Among the lines below, a stretch begins at the one with "Let -9*v(B, p)" and ends at the one with "Answer: 4*√27493/3 ≈ 221.08". Repeat that stretch exactly, ends included.

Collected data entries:
----
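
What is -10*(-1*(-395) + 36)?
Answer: -4310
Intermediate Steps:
-10*(-1*(-395) + 36) = -10*(395 + 36) = -10*431 = -4310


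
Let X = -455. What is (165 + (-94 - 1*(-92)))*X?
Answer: -74165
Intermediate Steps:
(165 + (-94 - 1*(-92)))*X = (165 + (-94 - 1*(-92)))*(-455) = (165 + (-94 + 92))*(-455) = (165 - 2)*(-455) = 163*(-455) = -74165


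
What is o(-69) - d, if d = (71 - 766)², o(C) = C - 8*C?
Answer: -482542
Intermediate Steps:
o(C) = -7*C
d = 483025 (d = (-695)² = 483025)
o(-69) - d = -7*(-69) - 1*483025 = 483 - 483025 = -482542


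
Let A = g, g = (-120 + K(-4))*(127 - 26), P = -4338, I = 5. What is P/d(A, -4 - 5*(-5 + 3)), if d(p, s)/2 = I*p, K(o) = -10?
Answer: 2169/65650 ≈ 0.033039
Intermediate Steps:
g = -13130 (g = (-120 - 10)*(127 - 26) = -130*101 = -13130)
A = -13130
d(p, s) = 10*p (d(p, s) = 2*(5*p) = 10*p)
P/d(A, -4 - 5*(-5 + 3)) = -4338/(10*(-13130)) = -4338/(-131300) = -4338*(-1/131300) = 2169/65650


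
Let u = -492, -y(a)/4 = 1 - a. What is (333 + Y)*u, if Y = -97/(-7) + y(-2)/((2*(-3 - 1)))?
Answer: -1199742/7 ≈ -1.7139e+5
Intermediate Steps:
y(a) = -4 + 4*a (y(a) = -4*(1 - a) = -4 + 4*a)
Y = 215/14 (Y = -97/(-7) + (-4 + 4*(-2))/((2*(-3 - 1))) = -97*(-⅐) + (-4 - 8)/((2*(-4))) = 97/7 - 12/(-8) = 97/7 - 12*(-⅛) = 97/7 + 3/2 = 215/14 ≈ 15.357)
(333 + Y)*u = (333 + 215/14)*(-492) = (4877/14)*(-492) = -1199742/7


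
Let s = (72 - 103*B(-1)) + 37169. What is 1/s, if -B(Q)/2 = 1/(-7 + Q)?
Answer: 4/148861 ≈ 2.6871e-5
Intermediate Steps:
B(Q) = -2/(-7 + Q)
s = 148861/4 (s = (72 - (-206)/(-7 - 1)) + 37169 = (72 - (-206)/(-8)) + 37169 = (72 - (-206)*(-1)/8) + 37169 = (72 - 103*¼) + 37169 = (72 - 103/4) + 37169 = 185/4 + 37169 = 148861/4 ≈ 37215.)
1/s = 1/(148861/4) = 4/148861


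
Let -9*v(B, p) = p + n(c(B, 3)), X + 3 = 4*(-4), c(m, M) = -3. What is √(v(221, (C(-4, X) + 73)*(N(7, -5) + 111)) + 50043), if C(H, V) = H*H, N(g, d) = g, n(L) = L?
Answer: 4*√27493/3 ≈ 221.08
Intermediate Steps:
X = -19 (X = -3 + 4*(-4) = -3 - 16 = -19)
C(H, V) = H²
v(B, p) = ⅓ - p/9 (v(B, p) = -(p - 3)/9 = -(-3 + p)/9 = ⅓ - p/9)
√(v(221, (C(-4, X) + 73)*(N(7, -5) + 111)) + 50043) = √((⅓ - ((-4)² + 73)*(7 + 111)/9) + 50043) = √((⅓ - (16 + 73)*118/9) + 50043) = √((⅓ - 89*118/9) + 50043) = √((⅓ - ⅑*10502) + 50043) = √((⅓ - 10502/9) + 50043) = √(-10499/9 + 50043) = √(439888/9) = 4*√27493/3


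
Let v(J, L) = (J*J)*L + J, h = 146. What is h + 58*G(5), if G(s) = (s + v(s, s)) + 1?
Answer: 8034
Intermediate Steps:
v(J, L) = J + L*J² (v(J, L) = J²*L + J = L*J² + J = J + L*J²)
G(s) = 1 + s + s*(1 + s²) (G(s) = (s + s*(1 + s*s)) + 1 = (s + s*(1 + s²)) + 1 = 1 + s + s*(1 + s²))
h + 58*G(5) = 146 + 58*(1 + 5³ + 2*5) = 146 + 58*(1 + 125 + 10) = 146 + 58*136 = 146 + 7888 = 8034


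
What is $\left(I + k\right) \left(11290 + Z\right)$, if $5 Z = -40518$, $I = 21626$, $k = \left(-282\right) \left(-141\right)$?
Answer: $\frac{978033616}{5} \approx 1.9561 \cdot 10^{8}$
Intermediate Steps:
$k = 39762$
$Z = - \frac{40518}{5}$ ($Z = \frac{1}{5} \left(-40518\right) = - \frac{40518}{5} \approx -8103.6$)
$\left(I + k\right) \left(11290 + Z\right) = \left(21626 + 39762\right) \left(11290 - \frac{40518}{5}\right) = 61388 \cdot \frac{15932}{5} = \frac{978033616}{5}$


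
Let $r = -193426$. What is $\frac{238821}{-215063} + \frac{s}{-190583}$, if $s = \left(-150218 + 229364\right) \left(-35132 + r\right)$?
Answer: $\frac{3890326185839841}{40987351729} \approx 94915.0$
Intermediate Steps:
$s = -18089451468$ ($s = \left(-150218 + 229364\right) \left(-35132 - 193426\right) = 79146 \left(-228558\right) = -18089451468$)
$\frac{238821}{-215063} + \frac{s}{-190583} = \frac{238821}{-215063} - \frac{18089451468}{-190583} = 238821 \left(- \frac{1}{215063}\right) - - \frac{18089451468}{190583} = - \frac{238821}{215063} + \frac{18089451468}{190583} = \frac{3890326185839841}{40987351729}$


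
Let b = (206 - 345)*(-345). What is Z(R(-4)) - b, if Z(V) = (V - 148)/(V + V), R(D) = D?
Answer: -47936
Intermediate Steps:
b = 47955 (b = -139*(-345) = 47955)
Z(V) = (-148 + V)/(2*V) (Z(V) = (-148 + V)/((2*V)) = (-148 + V)*(1/(2*V)) = (-148 + V)/(2*V))
Z(R(-4)) - b = (1/2)*(-148 - 4)/(-4) - 1*47955 = (1/2)*(-1/4)*(-152) - 47955 = 19 - 47955 = -47936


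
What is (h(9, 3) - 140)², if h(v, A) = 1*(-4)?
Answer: 20736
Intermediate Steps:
h(v, A) = -4
(h(9, 3) - 140)² = (-4 - 140)² = (-144)² = 20736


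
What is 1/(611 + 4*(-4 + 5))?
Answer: 1/615 ≈ 0.0016260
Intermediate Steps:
1/(611 + 4*(-4 + 5)) = 1/(611 + 4*1) = 1/(611 + 4) = 1/615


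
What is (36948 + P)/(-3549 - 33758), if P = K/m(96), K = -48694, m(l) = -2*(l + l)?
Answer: -7118363/7162944 ≈ -0.99378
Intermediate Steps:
m(l) = -4*l
P = 24347/192 (P = -48694/((-4*96)) = -48694/(-384) = -48694*(-1/384) = 24347/192 ≈ 126.81)
(36948 + P)/(-3549 - 33758) = (36948 + 24347/192)/(-3549 - 33758) = (7118363/192)/(-37307) = (7118363/192)*(-1/37307) = -7118363/7162944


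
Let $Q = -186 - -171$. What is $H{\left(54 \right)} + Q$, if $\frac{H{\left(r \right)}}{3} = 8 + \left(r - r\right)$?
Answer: $9$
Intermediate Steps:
$Q = -15$ ($Q = -186 + 171 = -15$)
$H{\left(r \right)} = 24$ ($H{\left(r \right)} = 3 \left(8 + \left(r - r\right)\right) = 3 \left(8 + 0\right) = 3 \cdot 8 = 24$)
$H{\left(54 \right)} + Q = 24 - 15 = 9$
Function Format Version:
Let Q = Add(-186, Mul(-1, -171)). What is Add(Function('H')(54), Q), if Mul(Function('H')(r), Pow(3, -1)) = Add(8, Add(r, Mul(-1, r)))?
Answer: 9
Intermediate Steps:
Q = -15 (Q = Add(-186, 171) = -15)
Function('H')(r) = 24 (Function('H')(r) = Mul(3, Add(8, Add(r, Mul(-1, r)))) = Mul(3, Add(8, 0)) = Mul(3, 8) = 24)
Add(Function('H')(54), Q) = Add(24, -15) = 9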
----
• _RESPONSE_
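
Let -9*v(B, p) = p + n(c(B, 3)), X + 3 = 4*(-4), c(m, M) = -3. What is √(v(221, (C(-4, X) + 73)*(N(7, -5) + 111)) + 50043), if C(H, V) = H*H, N(g, d) = g, n(L) = L?
Answer: 4*√27493/3 ≈ 221.08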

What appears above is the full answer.